== Work item ==
Line by line, return the data exactly as shown.

== Provided entries ==
************

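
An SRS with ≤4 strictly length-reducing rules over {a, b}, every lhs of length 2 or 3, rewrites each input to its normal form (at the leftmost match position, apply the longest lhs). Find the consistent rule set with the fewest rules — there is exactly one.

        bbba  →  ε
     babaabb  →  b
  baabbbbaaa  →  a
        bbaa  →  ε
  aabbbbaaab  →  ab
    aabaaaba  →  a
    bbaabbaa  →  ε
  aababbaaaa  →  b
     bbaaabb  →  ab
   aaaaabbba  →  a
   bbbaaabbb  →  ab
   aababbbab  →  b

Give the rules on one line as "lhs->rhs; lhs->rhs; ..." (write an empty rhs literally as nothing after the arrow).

  | bbba => bba => ba => ε
  | babaabb => baabb => bb => b
  | baabbbbaaa => bbbbaaa => bbbaaa => bbaaa => baaa => a
  | bbaa => baa => ε

aa->b; ba->; baa->; bb->b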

************

== Expected answer ==
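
An SRS with ≤4 strictly length-reducing rules over {a, b}, every lhs of length 2 or 3, rewrites each input to its normal form (at the leftmost match position, apply the longest lhs). Find the consistent rule set with the fewest rules — there is exactly one.

        bbba  →  ε
     babaabb  →  b
  baabbbbaaa  →  a
        bbaa  →  ε
  aabbbbaaab  →  ab
    aabaaaba  →  a
    bbaabbaa  →  ε
  aababbaaaa  →  b
     bbaaabb  →  ab
   aaaaabbba  →  a
   bbbaaabbb  →  ab
   aababbbab  →  b

Give the rules on one line as "lhs->rhs; lhs->rhs; ..." (write an empty rhs literally as nothing after the arrow).

  | bbba => bba => ba => ε
  | babaabb => baabb => bb => b
  | baabbbbaaa => bbbbaaa => bbbaaa => bbaaa => baaa => a
  | bbaa => baa => ε

aa->b; ba->; baa->; bb->b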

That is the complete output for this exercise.